= Beginning of Section =
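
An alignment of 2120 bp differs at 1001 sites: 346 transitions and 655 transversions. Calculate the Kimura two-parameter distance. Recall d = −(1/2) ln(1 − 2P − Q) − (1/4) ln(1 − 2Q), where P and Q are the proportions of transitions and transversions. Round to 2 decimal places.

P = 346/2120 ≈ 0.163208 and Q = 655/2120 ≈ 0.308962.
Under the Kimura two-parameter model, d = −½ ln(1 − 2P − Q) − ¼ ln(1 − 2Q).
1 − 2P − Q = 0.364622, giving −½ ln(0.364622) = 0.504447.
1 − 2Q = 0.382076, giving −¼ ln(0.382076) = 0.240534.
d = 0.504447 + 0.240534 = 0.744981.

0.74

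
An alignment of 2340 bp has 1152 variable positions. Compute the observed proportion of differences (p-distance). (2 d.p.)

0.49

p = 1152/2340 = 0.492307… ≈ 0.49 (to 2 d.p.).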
= End of Section =
= Beginning of Section =
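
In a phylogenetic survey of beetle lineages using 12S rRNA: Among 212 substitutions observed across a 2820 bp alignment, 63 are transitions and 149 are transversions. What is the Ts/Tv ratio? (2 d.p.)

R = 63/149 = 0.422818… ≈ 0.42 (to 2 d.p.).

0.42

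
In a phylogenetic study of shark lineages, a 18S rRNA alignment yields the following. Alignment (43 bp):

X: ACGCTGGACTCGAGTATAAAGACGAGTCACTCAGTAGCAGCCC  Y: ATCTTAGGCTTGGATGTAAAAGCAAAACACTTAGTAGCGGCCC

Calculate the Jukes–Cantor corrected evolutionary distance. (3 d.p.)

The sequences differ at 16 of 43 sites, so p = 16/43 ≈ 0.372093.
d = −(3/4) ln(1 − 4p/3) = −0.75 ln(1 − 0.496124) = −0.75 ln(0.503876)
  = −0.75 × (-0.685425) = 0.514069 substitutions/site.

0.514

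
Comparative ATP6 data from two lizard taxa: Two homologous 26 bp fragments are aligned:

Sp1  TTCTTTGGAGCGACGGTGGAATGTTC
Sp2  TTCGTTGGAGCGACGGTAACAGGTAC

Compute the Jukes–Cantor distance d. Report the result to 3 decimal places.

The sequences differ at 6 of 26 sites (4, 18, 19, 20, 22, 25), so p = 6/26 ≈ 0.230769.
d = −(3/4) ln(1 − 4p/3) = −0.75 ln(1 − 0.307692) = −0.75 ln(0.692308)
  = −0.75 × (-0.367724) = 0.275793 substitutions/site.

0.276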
= End of Section =
= Beginning of Section =
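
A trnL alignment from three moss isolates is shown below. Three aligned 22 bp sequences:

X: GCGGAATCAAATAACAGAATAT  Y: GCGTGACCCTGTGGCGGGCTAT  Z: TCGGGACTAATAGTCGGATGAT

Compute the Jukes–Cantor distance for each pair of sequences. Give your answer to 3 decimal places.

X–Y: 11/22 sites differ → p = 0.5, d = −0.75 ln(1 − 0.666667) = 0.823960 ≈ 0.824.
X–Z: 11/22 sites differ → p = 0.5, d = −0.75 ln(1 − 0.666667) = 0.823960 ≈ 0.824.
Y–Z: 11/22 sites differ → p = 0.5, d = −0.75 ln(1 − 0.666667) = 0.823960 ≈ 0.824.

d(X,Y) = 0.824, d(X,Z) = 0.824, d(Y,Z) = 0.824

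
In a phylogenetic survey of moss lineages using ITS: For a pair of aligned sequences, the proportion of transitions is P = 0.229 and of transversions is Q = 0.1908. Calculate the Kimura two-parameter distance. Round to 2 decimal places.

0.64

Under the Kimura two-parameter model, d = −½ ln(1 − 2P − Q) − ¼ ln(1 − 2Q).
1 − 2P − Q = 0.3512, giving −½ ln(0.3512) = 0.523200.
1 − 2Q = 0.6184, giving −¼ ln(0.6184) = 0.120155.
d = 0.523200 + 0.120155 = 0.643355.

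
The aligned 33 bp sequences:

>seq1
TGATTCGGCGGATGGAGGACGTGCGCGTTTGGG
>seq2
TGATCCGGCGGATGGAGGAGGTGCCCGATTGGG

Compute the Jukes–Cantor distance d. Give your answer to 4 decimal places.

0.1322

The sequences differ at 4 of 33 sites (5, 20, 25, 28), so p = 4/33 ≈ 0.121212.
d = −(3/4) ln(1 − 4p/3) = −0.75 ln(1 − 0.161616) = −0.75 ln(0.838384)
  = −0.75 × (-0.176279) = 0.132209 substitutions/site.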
= End of Section =
- _WHAT THE TASK ASKS_:
Answer with a number only: how many lines above include the word "from"?

- _RESPONSE_:
2